Data shown.
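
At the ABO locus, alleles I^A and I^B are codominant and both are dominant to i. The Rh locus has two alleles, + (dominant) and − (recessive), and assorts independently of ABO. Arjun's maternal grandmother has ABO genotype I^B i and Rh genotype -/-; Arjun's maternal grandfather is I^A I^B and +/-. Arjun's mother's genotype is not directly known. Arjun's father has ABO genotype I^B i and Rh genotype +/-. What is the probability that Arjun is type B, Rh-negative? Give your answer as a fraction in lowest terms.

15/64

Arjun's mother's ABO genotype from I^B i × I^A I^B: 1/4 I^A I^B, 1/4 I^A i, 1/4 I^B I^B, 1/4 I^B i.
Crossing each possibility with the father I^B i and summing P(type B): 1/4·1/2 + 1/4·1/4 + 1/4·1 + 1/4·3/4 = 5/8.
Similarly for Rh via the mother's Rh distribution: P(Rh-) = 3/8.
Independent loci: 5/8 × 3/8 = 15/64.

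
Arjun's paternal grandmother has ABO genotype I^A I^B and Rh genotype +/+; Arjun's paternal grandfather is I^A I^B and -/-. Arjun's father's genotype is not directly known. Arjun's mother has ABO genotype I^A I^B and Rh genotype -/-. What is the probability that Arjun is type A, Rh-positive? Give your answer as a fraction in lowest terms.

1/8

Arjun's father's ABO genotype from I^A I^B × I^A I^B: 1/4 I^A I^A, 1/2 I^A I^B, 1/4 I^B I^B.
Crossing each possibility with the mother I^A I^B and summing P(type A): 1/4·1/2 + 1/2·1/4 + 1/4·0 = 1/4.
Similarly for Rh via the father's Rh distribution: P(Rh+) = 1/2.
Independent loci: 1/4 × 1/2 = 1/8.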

What to do. Your task is to retype the records above exactly.

Written response.
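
At the ABO locus, alleles I^A and I^B are codominant and both are dominant to i. The Rh locus has two alleles, + (dominant) and − (recessive), and assorts independently of ABO. Arjun's maternal grandmother has ABO genotype I^B i and Rh genotype -/-; Arjun's maternal grandfather is I^A I^B and +/-. Arjun's mother's genotype is not directly known. Arjun's father has ABO genotype I^B i and Rh genotype +/-. What is the probability that Arjun is type B, Rh-negative? Give your answer as a fraction in lowest terms.

15/64

Arjun's mother's ABO genotype from I^B i × I^A I^B: 1/4 I^A I^B, 1/4 I^A i, 1/4 I^B I^B, 1/4 I^B i.
Crossing each possibility with the father I^B i and summing P(type B): 1/4·1/2 + 1/4·1/4 + 1/4·1 + 1/4·3/4 = 5/8.
Similarly for Rh via the mother's Rh distribution: P(Rh-) = 3/8.
Independent loci: 5/8 × 3/8 = 15/64.

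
Arjun's paternal grandmother has ABO genotype I^A I^B and Rh genotype +/+; Arjun's paternal grandfather is I^A I^B and -/-. Arjun's father's genotype is not directly known. Arjun's mother has ABO genotype I^A I^B and Rh genotype -/-. What is the probability that Arjun is type A, Rh-positive? Give your answer as a fraction in lowest terms.

1/8

Arjun's father's ABO genotype from I^A I^B × I^A I^B: 1/4 I^A I^A, 1/2 I^A I^B, 1/4 I^B I^B.
Crossing each possibility with the mother I^A I^B and summing P(type A): 1/4·1/2 + 1/2·1/4 + 1/4·0 = 1/4.
Similarly for Rh via the father's Rh distribution: P(Rh+) = 1/2.
Independent loci: 1/4 × 1/2 = 1/8.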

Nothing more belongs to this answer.